* **Data records**:
================

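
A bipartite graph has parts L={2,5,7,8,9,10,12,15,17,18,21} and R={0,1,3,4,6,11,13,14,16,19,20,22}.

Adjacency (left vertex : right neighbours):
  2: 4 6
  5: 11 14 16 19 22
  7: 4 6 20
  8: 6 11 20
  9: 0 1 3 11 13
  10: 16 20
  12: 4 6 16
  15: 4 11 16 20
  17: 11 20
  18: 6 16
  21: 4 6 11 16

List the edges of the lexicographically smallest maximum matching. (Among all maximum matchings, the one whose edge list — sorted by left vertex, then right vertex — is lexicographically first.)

|M| = 7 (so the lex-smallest maximum matching has 7 edges)
process left vertices in ascending order; for each, take the smallest-labelled available neighbour that still permits 7 edges overall, or leave it unmatched if none does
lex-smallest matching: {2-4, 5-14, 7-6, 8-11, 9-0, 10-16, 15-20}

Lex-smallest maximum matching: {(2,4), (5,14), (7,6), (8,11), (9,0), (10,16), (15,20)}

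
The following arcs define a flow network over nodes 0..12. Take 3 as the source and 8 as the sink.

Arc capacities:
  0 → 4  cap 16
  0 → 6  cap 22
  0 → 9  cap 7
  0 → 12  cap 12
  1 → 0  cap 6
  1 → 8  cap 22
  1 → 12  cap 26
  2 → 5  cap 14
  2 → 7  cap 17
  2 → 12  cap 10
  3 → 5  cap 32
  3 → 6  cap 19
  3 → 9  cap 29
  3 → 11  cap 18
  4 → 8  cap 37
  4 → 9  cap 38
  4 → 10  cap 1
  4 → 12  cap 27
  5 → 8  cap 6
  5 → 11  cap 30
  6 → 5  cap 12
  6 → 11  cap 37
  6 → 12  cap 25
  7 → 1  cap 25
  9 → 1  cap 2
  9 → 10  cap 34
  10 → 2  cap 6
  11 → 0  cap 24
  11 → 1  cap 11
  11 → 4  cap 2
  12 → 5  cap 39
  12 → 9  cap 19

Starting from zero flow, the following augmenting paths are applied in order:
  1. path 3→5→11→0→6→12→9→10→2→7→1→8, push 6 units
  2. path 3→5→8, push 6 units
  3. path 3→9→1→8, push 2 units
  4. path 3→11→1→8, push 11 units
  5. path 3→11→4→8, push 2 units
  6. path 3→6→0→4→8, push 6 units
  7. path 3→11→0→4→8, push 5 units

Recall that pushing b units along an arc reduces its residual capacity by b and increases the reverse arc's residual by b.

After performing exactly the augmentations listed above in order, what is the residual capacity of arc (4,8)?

Residual capacity of (4,8): 24

after path 1 (3→5→11→0→6→12→9→10→2→7→1→8, push 6): res(4,8)=37
after path 2 (3→5→8, push 6): res(4,8)=37
after path 3 (3→9→1→8, push 2): res(4,8)=37
after path 4 (3→11→1→8, push 11): res(4,8)=37
after path 5 (3→11→4→8, push 2): res(4,8)=35
after path 6 (3→6→0→4→8, push 6): res(4,8)=29
after path 7 (3→11→0→4→8, push 5): res(4,8)=24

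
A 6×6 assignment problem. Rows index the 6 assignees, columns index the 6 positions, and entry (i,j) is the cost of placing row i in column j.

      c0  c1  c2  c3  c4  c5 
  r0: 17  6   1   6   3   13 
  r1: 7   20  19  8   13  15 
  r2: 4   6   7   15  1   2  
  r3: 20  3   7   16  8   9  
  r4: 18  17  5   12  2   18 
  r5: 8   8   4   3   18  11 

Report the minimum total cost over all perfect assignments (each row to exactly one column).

optimal assignment: row0→col2 (cost 1), row1→col0 (cost 7), row2→col5 (cost 2), row3→col1 (cost 3), row4→col4 (cost 2), row5→col3 (cost 3)
total = 1 + 7 + 2 + 3 + 2 + 3 = 18

Minimum assignment cost: 18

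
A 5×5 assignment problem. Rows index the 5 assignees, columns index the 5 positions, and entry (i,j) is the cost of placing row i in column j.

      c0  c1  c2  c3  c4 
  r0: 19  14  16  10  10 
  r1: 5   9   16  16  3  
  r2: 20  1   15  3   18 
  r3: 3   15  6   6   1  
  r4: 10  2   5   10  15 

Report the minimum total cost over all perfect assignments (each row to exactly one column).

one of 2 optimal assignments: row0→col3 (cost 10), row1→col0 (cost 5), row2→col1 (cost 1), row3→col4 (cost 1), row4→col2 (cost 5)
total = 10 + 5 + 1 + 1 + 5 = 22

Minimum assignment cost: 22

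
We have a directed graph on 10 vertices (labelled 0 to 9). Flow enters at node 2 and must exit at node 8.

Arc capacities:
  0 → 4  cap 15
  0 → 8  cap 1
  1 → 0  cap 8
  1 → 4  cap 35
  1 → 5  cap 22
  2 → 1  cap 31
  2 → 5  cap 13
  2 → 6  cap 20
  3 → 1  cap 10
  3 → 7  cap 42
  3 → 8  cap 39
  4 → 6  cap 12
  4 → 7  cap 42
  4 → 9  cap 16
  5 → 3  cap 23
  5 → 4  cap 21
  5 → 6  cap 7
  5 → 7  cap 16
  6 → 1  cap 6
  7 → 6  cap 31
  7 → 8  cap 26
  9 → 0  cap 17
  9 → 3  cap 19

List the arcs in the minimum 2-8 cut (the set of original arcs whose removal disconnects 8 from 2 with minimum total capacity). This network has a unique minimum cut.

Min-cut arcs: {(2,1), (2,5), (6,1)} (total capacity 50)

augment #1: 2→1→0→8 push 1
augment #2: 2→5→3→8 push 13
augment #3: 2→1→4→7→8 push 26
augment #4: 2→1→5→3→8 push 4
augment #5: 2→6→1→5→3→8 push 6
max flow = 50; residual-reachable set from 2 gives S-side
cut edges (S→T): {(2,1), (2,5), (6,1)} total cap 50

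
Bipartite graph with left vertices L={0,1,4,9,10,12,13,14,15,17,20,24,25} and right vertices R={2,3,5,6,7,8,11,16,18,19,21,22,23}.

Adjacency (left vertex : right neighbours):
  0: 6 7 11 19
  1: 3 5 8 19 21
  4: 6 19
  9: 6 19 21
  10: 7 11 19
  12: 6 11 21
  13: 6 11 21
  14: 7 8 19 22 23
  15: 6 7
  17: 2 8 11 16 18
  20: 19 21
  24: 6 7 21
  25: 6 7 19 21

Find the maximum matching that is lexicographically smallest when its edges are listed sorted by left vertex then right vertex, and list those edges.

|M| = 8 (so the lex-smallest maximum matching has 8 edges)
process left vertices in ascending order; for each, take the smallest-labelled available neighbour that still permits 8 edges overall, or leave it unmatched if none does
lex-smallest matching: {0-6, 1-3, 4-19, 9-21, 10-7, 12-11, 14-8, 17-2}

Lex-smallest maximum matching: {(0,6), (1,3), (4,19), (9,21), (10,7), (12,11), (14,8), (17,2)}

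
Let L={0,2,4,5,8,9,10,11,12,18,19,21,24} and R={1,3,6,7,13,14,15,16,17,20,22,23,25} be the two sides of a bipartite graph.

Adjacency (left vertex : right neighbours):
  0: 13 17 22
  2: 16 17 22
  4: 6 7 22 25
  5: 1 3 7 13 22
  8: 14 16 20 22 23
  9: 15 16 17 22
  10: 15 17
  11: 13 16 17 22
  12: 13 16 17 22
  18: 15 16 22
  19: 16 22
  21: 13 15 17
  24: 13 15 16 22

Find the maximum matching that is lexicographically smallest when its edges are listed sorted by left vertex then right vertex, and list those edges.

Lex-smallest maximum matching: {(0,13), (2,16), (4,6), (5,1), (8,14), (9,15), (10,17), (11,22)}

|M| = 8 (so the lex-smallest maximum matching has 8 edges)
process left vertices in ascending order; for each, take the smallest-labelled available neighbour that still permits 8 edges overall, or leave it unmatched if none does
lex-smallest matching: {0-13, 2-16, 4-6, 5-1, 8-14, 9-15, 10-17, 11-22}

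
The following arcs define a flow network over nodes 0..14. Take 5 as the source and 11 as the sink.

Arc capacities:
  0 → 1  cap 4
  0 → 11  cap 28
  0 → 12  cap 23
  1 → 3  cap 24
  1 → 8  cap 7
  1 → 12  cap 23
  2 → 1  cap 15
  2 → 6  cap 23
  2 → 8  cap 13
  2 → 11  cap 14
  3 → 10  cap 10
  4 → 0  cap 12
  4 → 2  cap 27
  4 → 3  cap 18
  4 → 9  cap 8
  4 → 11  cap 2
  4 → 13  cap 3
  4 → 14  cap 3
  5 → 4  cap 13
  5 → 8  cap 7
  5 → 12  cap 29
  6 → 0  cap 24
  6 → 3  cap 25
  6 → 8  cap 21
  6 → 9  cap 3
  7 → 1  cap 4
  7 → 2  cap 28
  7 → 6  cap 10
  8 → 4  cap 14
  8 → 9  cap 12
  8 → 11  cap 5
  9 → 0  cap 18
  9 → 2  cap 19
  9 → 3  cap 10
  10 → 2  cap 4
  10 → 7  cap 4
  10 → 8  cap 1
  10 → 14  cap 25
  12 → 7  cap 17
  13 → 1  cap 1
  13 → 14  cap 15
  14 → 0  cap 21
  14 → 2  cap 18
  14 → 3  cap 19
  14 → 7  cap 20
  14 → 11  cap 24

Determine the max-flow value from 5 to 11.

Maximum flow value: 37

augment #1: 5→4→11 bottleneck 2, total now 2
augment #2: 5→8→11 bottleneck 5, total now 7
augment #3: 5→4→0→11 bottleneck 11, total now 18
augment #4: 5→8→4→0→11 bottleneck 1, total now 19
augment #5: 5→8→4→2→11 bottleneck 1, total now 20
augment #6: 5→12→7→2→11 bottleneck 13, total now 33
augment #7: 5→12→7→6→0→11 bottleneck 4, total now 37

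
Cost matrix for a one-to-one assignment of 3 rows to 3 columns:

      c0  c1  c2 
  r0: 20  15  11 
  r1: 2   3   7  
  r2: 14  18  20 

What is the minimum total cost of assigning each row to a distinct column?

Minimum assignment cost: 28

optimal assignment: row0→col2 (cost 11), row1→col1 (cost 3), row2→col0 (cost 14)
total = 11 + 3 + 14 = 28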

================

* **Required work**:
Among the entries above, determine how many lines hold the string "entry" and report that number alone.

* **Answer section**:
2